• [Brief] Within the data below, find the string "ministry" and return each line where it occurs.
*** Records for the exercise Section Begins ***
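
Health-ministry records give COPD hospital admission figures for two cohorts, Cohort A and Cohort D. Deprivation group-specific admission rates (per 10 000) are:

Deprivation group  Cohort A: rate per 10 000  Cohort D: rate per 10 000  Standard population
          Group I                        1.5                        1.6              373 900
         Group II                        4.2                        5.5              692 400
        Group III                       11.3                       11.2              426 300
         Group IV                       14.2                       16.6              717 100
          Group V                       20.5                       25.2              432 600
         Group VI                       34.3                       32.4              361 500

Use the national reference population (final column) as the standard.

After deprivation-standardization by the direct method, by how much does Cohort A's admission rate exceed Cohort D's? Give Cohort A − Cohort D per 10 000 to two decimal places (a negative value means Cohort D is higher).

Standard total = 3 003 800; weights = 0.1245, 0.2305, 0.1419, 0.2387, 0.1440, 0.1203.
Cohort A: 0.1245×1.5 + 0.2305×4.2 + 0.1419×11.3 + 0.2387×14.2 + 0.1440×20.5 + 0.1203×34.3 = 13.2288 per 10 000.
Cohort D: 0.1245×1.6 + 0.2305×5.5 + 0.1419×11.2 + 0.2387×16.6 + 0.1440×25.2 + 0.1203×32.4 = 14.5479 per 10 000.
Difference = 13.2288 − 14.5479 = -1.3191.

-1.32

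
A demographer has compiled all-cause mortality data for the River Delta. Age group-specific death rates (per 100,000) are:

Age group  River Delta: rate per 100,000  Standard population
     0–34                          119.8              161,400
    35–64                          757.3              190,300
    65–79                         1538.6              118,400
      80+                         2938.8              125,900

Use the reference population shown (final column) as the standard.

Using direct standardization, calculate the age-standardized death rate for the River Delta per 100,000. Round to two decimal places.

Standard total = 596,000; weights = 0.2708, 0.3193, 0.1987, 0.2112.
Standardized rate: 0.2708×119.8 + 0.3193×757.3 + 0.1987×1538.6 + 0.2112×2938.8 = 1200.6964 per 100,000.

1200.70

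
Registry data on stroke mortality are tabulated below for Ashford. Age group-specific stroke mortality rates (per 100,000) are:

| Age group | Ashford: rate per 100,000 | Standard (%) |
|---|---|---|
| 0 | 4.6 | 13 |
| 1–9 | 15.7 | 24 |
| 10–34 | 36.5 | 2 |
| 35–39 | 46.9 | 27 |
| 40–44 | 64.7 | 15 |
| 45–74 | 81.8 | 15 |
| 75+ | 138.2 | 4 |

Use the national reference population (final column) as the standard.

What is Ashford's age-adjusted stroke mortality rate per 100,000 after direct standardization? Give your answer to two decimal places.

Standard weights: 0.13, 0.24, 0.02, 0.27, 0.15, 0.15, 0.04.
Standardized rate: 0.1300×4.6 + 0.2400×15.7 + 0.0200×36.5 + 0.2700×46.9 + 0.1500×64.7 + 0.1500×81.8 + 0.0400×138.2 = 45.2620 per 100,000.

45.26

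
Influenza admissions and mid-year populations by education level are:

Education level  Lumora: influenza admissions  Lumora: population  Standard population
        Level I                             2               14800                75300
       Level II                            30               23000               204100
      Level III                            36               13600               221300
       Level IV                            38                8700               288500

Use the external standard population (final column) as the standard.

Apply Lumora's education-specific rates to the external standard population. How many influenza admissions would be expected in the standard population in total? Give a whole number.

Education-specific rates per 100000 for Lumora: 13.51, 130.43, 264.71, 436.78.
Expected influenza admissions = Σ (standard pop × education-specific rate ÷ 100000)
= 75300×13.51/100000 + 204100×130.43/100000 + 221300×264.71/100000 + 288500×436.78/100000
= 10.18 + 266.22 + 585.79 + 1260.11 = 2122.30.

2122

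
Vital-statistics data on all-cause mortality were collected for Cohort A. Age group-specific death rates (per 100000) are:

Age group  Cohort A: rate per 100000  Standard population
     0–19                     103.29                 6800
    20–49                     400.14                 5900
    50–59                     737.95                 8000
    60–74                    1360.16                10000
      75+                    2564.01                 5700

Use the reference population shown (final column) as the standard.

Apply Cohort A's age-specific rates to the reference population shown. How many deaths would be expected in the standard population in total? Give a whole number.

Expected deaths = Σ (standard pop × age-specific rate ÷ 100000)
= 6800×103.29/100000 + 5900×400.14/100000 + 8000×737.95/100000 + 10000×1360.16/100000 + 5700×2564.01/100000
= 7.02 + 23.61 + 59.04 + 136.02 + 146.15 = 371.83.

372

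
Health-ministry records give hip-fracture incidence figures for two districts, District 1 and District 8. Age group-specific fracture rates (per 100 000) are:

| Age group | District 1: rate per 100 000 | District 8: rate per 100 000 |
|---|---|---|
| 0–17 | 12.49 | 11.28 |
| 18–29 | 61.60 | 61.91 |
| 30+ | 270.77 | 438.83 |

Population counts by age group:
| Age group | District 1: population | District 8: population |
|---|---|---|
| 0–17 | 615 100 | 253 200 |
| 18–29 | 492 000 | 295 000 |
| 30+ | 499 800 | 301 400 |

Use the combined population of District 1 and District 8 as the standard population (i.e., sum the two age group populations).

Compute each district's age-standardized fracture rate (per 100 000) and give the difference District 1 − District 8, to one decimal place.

-54.5

Combined standard total = 2 456 500; weights = 0.3535, 0.3204, 0.3262.
District 1: 0.3535×12.49 + 0.3204×61.60 + 0.3262×270.77 = 112.4629 per 100 000.
District 8: 0.3535×11.28 + 0.3204×61.91 + 0.3262×438.83 = 166.9482 per 100 000.
Difference = 112.4629 − 166.9482 = -54.4852.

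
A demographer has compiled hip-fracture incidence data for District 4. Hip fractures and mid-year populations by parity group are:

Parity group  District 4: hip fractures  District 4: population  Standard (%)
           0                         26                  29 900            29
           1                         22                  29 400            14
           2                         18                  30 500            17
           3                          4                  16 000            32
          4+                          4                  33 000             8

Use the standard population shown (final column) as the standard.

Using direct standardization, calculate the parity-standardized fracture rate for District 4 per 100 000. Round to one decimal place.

54.7

Parity-specific rates per 100 000 for District 4: 86.96, 74.83, 59.02, 25.00, 12.12.
Standard weights: 0.29, 0.14, 0.17, 0.32, 0.08.
Standardized rate: 0.2900×86.96 + 0.1400×74.83 + 0.1700×59.02 + 0.3200×25.00 + 0.0800×12.12 = 54.6961 per 100 000.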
*** Records for the exercise Section Ends ***
• [Answer section]
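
Health-ministry records give COPD hospital admission figures for two cohorts, Cohort A and Cohort D. Deprivation group-specific admission rates (per 10 000) are:
Health-ministry records give hip-fracture incidence figures for two districts, District 1 and District 8. Age group-specific fracture rates (per 100 000) are: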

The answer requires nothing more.